EXERCISE BRIEF: Would you reproduce all of the entries exactly?

(Items from a data source)
◆ ◆ ◆

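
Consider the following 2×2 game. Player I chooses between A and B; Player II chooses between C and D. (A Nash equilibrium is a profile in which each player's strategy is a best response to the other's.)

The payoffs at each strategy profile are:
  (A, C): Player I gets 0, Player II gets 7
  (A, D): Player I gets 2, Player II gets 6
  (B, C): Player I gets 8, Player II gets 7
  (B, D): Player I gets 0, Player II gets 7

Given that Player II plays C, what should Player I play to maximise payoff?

Against C, Player I earns 0 from A and 8 from B.
So B is the best response.

B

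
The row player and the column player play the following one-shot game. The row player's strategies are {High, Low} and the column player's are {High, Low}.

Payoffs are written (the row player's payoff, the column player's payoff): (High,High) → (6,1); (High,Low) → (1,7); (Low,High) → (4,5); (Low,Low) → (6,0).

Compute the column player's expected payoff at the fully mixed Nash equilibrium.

First find p, the probability the row player plays High, from the column player's indifference between High and Low: p + 5(1−p) = 7p, giving p = 5/11.
Since the column player is indifferent in equilibrium, the column player's expected payoff equals the payoff from either column against (5/11, 6/11). Using High: (5/11) + 5(6/11) = 35/11.

35/11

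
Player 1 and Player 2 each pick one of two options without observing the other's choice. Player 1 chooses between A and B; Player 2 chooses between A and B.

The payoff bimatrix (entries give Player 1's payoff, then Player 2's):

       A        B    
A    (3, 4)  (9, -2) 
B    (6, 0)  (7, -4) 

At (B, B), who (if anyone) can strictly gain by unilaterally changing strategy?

Both

Player 1 at (B, B) earns 7; deviating to A yields 9 — a strict improvement.
Player 2 earns -4; deviating to A yields 0 — a strict improvement.
Both Player 1 and Player 2 have strictly profitable deviations.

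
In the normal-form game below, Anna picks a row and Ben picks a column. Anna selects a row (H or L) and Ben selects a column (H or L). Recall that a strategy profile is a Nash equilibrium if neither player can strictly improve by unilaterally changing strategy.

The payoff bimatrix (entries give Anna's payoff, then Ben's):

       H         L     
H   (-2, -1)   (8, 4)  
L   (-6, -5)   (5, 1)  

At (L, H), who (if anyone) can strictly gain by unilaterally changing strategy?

Both

Anna at (L, H) earns -6; deviating to H yields -2 — a strict improvement.
Ben earns -5; deviating to L yields 1 — a strict improvement.
Both Anna and Ben have strictly profitable deviations.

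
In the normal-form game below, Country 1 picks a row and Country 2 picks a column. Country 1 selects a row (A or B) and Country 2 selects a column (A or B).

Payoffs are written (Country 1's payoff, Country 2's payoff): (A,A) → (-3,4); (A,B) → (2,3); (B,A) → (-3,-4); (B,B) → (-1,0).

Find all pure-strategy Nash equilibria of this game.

(A, A): Country 1 gets -3 ≥ -3 from B, and Country 2 gets 4 ≥ 3 from B — Nash equilibrium.
(A, B): Country 2 prefers A (4 > 3) — not an equilibrium.
(B, A): Country 2 prefers B (0 > -4) — not an equilibrium.
(B, B): Country 1 prefers A (2 > -1) — not an equilibrium.

(A, A)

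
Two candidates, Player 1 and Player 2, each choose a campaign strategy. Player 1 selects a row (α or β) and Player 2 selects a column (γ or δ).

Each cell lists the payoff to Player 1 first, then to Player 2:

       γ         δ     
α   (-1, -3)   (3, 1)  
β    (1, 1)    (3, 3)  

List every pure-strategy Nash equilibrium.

(α, δ) and (β, δ)

(α, γ): Player 1 prefers β (1 > -1); Player 2 prefers δ (1 > -3) — not an equilibrium.
(α, δ): Player 1 gets 3 ≥ 3 from β, and Player 2 gets 1 ≥ -3 from γ — Nash equilibrium.
(β, γ): Player 2 prefers δ (3 > 1) — not an equilibrium.
(β, δ): Player 1 gets 3 ≥ 3 from α, and Player 2 gets 3 ≥ 1 from γ — Nash equilibrium.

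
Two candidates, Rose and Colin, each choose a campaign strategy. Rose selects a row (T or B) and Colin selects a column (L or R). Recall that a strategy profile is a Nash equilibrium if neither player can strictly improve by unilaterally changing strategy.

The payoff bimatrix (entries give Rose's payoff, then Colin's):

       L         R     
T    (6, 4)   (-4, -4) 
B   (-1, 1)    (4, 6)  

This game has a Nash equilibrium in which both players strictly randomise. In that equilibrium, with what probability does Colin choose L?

Let q be the probability that Colin plays L. In a completely mixed equilibrium, Rose must be indifferent between T and B.
Rose's expected payoff from T is 6q − 4(1−q); from B it is −q + 4(1−q).
Setting these equal: 10q − 4 = −5q + 4, so q = 8/15.

8/15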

◆ ◆ ◆

EXERCISE ANSWER:
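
Consider the following 2×2 game. Player I chooses between A and B; Player II chooses between C and D. (A Nash equilibrium is a profile in which each player's strategy is a best response to the other's.)

The payoffs at each strategy profile are:
  (A, C): Player I gets 0, Player II gets 7
  (A, D): Player I gets 2, Player II gets 6
  (B, C): Player I gets 8, Player II gets 7
  (B, D): Player I gets 0, Player II gets 7

Given that Player II plays C, what should Player I play to maximise payoff?

Against C, Player I earns 0 from A and 8 from B.
So B is the best response.

B

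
The row player and the column player play the following one-shot game. The row player's strategies are {High, Low} and the column player's are {High, Low}.

Payoffs are written (the row player's payoff, the column player's payoff): (High,High) → (6,1); (High,Low) → (1,7); (Low,High) → (4,5); (Low,Low) → (6,0).

Compute the column player's expected payoff at the fully mixed Nash equilibrium.

First find p, the probability the row player plays High, from the column player's indifference between High and Low: p + 5(1−p) = 7p, giving p = 5/11.
Since the column player is indifferent in equilibrium, the column player's expected payoff equals the payoff from either column against (5/11, 6/11). Using High: (5/11) + 5(6/11) = 35/11.

35/11

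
Player 1 and Player 2 each pick one of two options without observing the other's choice. Player 1 chooses between A and B; Player 2 chooses between A and B.

The payoff bimatrix (entries give Player 1's payoff, then Player 2's):

       A        B    
A    (3, 4)  (9, -2) 
B    (6, 0)  (7, -4) 

At (B, B), who (if anyone) can strictly gain by unilaterally changing strategy?

Both

Player 1 at (B, B) earns 7; deviating to A yields 9 — a strict improvement.
Player 2 earns -4; deviating to A yields 0 — a strict improvement.
Both Player 1 and Player 2 have strictly profitable deviations.

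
In the normal-form game below, Anna picks a row and Ben picks a column. Anna selects a row (H or L) and Ben selects a column (H or L). Recall that a strategy profile is a Nash equilibrium if neither player can strictly improve by unilaterally changing strategy.

The payoff bimatrix (entries give Anna's payoff, then Ben's):

       H         L     
H   (-2, -1)   (8, 4)  
L   (-6, -5)   (5, 1)  

At (L, H), who (if anyone) can strictly gain by unilaterally changing strategy?

Both

Anna at (L, H) earns -6; deviating to H yields -2 — a strict improvement.
Ben earns -5; deviating to L yields 1 — a strict improvement.
Both Anna and Ben have strictly profitable deviations.

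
In the normal-form game below, Country 1 picks a row and Country 2 picks a column. Country 1 selects a row (A or B) and Country 2 selects a column (A or B).

Payoffs are written (Country 1's payoff, Country 2's payoff): (A,A) → (-3,4); (A,B) → (2,3); (B,A) → (-3,-4); (B,B) → (-1,0).

Find all pure-strategy Nash equilibria of this game.

(A, A): Country 1 gets -3 ≥ -3 from B, and Country 2 gets 4 ≥ 3 from B — Nash equilibrium.
(A, B): Country 2 prefers A (4 > 3) — not an equilibrium.
(B, A): Country 2 prefers B (0 > -4) — not an equilibrium.
(B, B): Country 1 prefers A (2 > -1) — not an equilibrium.

(A, A)

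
Two candidates, Player 1 and Player 2, each choose a campaign strategy. Player 1 selects a row (α or β) and Player 2 selects a column (γ or δ).

Each cell lists the payoff to Player 1 first, then to Player 2:

       γ         δ     
α   (-1, -3)   (3, 1)  
β    (1, 1)    (3, 3)  

List every pure-strategy Nash equilibrium.

(α, δ) and (β, δ)

(α, γ): Player 1 prefers β (1 > -1); Player 2 prefers δ (1 > -3) — not an equilibrium.
(α, δ): Player 1 gets 3 ≥ 3 from β, and Player 2 gets 1 ≥ -3 from γ — Nash equilibrium.
(β, γ): Player 2 prefers δ (3 > 1) — not an equilibrium.
(β, δ): Player 1 gets 3 ≥ 3 from α, and Player 2 gets 3 ≥ 1 from γ — Nash equilibrium.

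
Two candidates, Rose and Colin, each choose a campaign strategy. Rose selects a row (T or B) and Colin selects a column (L or R). Recall that a strategy profile is a Nash equilibrium if neither player can strictly improve by unilaterally changing strategy.

The payoff bimatrix (entries give Rose's payoff, then Colin's):

       L         R     
T    (6, 4)   (-4, -4) 
B   (-1, 1)    (4, 6)  

This game has a Nash equilibrium in which both players strictly randomise. In that equilibrium, with what probability does Colin choose L?

Let q be the probability that Colin plays L. In a completely mixed equilibrium, Rose must be indifferent between T and B.
Rose's expected payoff from T is 6q − 4(1−q); from B it is −q + 4(1−q).
Setting these equal: 10q − 4 = −5q + 4, so q = 8/15.

8/15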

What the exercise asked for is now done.